» **WHAT TO WORK ON**:
Nothing left out, nothing added: return the full set of records.

» **DATA PROVIDED**:
══════

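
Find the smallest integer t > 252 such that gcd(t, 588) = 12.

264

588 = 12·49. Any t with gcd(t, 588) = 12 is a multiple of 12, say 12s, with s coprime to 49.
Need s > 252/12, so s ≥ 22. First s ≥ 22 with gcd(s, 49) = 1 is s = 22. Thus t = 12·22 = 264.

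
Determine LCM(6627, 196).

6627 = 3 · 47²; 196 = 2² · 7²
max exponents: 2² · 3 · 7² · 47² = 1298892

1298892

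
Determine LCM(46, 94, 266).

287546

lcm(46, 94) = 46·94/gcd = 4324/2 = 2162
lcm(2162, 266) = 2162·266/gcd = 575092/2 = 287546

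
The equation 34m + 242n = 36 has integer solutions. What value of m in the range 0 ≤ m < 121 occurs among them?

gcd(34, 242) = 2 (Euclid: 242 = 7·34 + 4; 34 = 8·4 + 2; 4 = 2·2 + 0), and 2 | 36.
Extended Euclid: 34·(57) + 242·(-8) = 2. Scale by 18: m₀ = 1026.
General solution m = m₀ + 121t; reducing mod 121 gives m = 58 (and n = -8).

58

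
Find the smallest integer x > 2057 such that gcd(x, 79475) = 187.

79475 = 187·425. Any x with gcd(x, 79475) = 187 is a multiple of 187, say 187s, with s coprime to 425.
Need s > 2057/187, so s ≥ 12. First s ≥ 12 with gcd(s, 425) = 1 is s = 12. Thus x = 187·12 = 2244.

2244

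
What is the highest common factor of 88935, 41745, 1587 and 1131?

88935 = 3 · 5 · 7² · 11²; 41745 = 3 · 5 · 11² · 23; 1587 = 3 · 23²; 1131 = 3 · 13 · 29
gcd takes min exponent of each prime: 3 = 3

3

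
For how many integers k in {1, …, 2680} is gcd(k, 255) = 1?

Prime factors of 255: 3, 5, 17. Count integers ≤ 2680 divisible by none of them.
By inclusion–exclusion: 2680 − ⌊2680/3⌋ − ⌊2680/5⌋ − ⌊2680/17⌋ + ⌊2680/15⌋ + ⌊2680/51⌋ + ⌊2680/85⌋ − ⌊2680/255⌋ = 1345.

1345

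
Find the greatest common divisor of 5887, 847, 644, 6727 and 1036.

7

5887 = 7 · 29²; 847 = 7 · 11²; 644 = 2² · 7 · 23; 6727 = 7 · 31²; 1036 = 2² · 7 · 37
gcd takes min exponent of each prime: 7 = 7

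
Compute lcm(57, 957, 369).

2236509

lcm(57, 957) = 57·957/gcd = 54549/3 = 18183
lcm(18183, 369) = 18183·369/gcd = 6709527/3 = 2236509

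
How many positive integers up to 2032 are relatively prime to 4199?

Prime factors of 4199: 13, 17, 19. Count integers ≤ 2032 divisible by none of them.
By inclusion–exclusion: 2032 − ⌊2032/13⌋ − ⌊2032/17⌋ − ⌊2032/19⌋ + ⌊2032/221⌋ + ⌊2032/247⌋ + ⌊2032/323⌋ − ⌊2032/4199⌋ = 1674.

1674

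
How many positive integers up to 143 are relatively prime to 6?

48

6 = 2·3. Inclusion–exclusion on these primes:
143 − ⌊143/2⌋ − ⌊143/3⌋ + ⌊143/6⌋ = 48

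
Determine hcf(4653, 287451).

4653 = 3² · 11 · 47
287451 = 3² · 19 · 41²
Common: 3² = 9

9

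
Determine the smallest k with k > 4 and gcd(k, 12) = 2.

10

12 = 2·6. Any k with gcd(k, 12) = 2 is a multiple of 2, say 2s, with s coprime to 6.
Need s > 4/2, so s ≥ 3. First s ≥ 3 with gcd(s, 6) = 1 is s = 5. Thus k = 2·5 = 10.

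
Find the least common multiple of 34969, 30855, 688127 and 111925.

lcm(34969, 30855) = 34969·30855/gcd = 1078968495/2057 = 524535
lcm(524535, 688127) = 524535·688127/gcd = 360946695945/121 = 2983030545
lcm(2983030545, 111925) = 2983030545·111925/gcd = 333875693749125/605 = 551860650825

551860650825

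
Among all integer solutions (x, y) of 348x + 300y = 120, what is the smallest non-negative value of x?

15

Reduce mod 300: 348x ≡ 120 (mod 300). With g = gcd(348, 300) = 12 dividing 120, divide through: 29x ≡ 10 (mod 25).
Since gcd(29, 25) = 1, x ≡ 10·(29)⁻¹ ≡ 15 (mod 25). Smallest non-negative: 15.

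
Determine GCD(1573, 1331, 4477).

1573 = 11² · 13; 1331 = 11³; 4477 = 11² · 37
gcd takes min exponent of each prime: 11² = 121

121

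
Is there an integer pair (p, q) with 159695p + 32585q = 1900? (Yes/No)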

══════

» **WRITTEN ANSWER**:
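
Find the smallest integer t > 252 such that gcd(t, 588) = 12.

264

588 = 12·49. Any t with gcd(t, 588) = 12 is a multiple of 12, say 12s, with s coprime to 49.
Need s > 252/12, so s ≥ 22. First s ≥ 22 with gcd(s, 49) = 1 is s = 22. Thus t = 12·22 = 264.

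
Determine LCM(6627, 196).

6627 = 3 · 47²; 196 = 2² · 7²
max exponents: 2² · 3 · 7² · 47² = 1298892

1298892

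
Determine LCM(46, 94, 266).

287546

lcm(46, 94) = 46·94/gcd = 4324/2 = 2162
lcm(2162, 266) = 2162·266/gcd = 575092/2 = 287546

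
The equation 34m + 242n = 36 has integer solutions. What value of m in the range 0 ≤ m < 121 occurs among them?

gcd(34, 242) = 2 (Euclid: 242 = 7·34 + 4; 34 = 8·4 + 2; 4 = 2·2 + 0), and 2 | 36.
Extended Euclid: 34·(57) + 242·(-8) = 2. Scale by 18: m₀ = 1026.
General solution m = m₀ + 121t; reducing mod 121 gives m = 58 (and n = -8).

58

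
Find the smallest integer x > 2057 such that gcd(x, 79475) = 187.

79475 = 187·425. Any x with gcd(x, 79475) = 187 is a multiple of 187, say 187s, with s coprime to 425.
Need s > 2057/187, so s ≥ 12. First s ≥ 12 with gcd(s, 425) = 1 is s = 12. Thus x = 187·12 = 2244.

2244

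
What is the highest common factor of 88935, 41745, 1587 and 1131?

88935 = 3 · 5 · 7² · 11²; 41745 = 3 · 5 · 11² · 23; 1587 = 3 · 23²; 1131 = 3 · 13 · 29
gcd takes min exponent of each prime: 3 = 3

3

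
For how many integers k in {1, …, 2680} is gcd(k, 255) = 1?

Prime factors of 255: 3, 5, 17. Count integers ≤ 2680 divisible by none of them.
By inclusion–exclusion: 2680 − ⌊2680/3⌋ − ⌊2680/5⌋ − ⌊2680/17⌋ + ⌊2680/15⌋ + ⌊2680/51⌋ + ⌊2680/85⌋ − ⌊2680/255⌋ = 1345.

1345

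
Find the greatest common divisor of 5887, 847, 644, 6727 and 1036.

7

5887 = 7 · 29²; 847 = 7 · 11²; 644 = 2² · 7 · 23; 6727 = 7 · 31²; 1036 = 2² · 7 · 37
gcd takes min exponent of each prime: 7 = 7

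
Compute lcm(57, 957, 369).

2236509

lcm(57, 957) = 57·957/gcd = 54549/3 = 18183
lcm(18183, 369) = 18183·369/gcd = 6709527/3 = 2236509

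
How many positive integers up to 2032 are relatively prime to 4199?

Prime factors of 4199: 13, 17, 19. Count integers ≤ 2032 divisible by none of them.
By inclusion–exclusion: 2032 − ⌊2032/13⌋ − ⌊2032/17⌋ − ⌊2032/19⌋ + ⌊2032/221⌋ + ⌊2032/247⌋ + ⌊2032/323⌋ − ⌊2032/4199⌋ = 1674.

1674

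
How many positive integers up to 143 are relatively prime to 6?

48

6 = 2·3. Inclusion–exclusion on these primes:
143 − ⌊143/2⌋ − ⌊143/3⌋ + ⌊143/6⌋ = 48

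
Determine hcf(4653, 287451).

4653 = 3² · 11 · 47
287451 = 3² · 19 · 41²
Common: 3² = 9

9

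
Determine the smallest k with k > 4 and gcd(k, 12) = 2.

10

12 = 2·6. Any k with gcd(k, 12) = 2 is a multiple of 2, say 2s, with s coprime to 6.
Need s > 4/2, so s ≥ 3. First s ≥ 3 with gcd(s, 6) = 1 is s = 5. Thus k = 2·5 = 10.

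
Find the least common multiple of 34969, 30855, 688127 and 111925.

lcm(34969, 30855) = 34969·30855/gcd = 1078968495/2057 = 524535
lcm(524535, 688127) = 524535·688127/gcd = 360946695945/121 = 2983030545
lcm(2983030545, 111925) = 2983030545·111925/gcd = 333875693749125/605 = 551860650825

551860650825

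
Among all integer solutions (x, y) of 348x + 300y = 120, what is the smallest non-negative value of x?

15

Reduce mod 300: 348x ≡ 120 (mod 300). With g = gcd(348, 300) = 12 dividing 120, divide through: 29x ≡ 10 (mod 25).
Since gcd(29, 25) = 1, x ≡ 10·(29)⁻¹ ≡ 15 (mod 25). Smallest non-negative: 15.

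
Determine GCD(1573, 1331, 4477).

1573 = 11² · 13; 1331 = 11³; 4477 = 11² · 37
gcd takes min exponent of each prime: 11² = 121

121

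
Is there an integer pair (p, q) with 159695p + 32585q = 1900? (Yes/No)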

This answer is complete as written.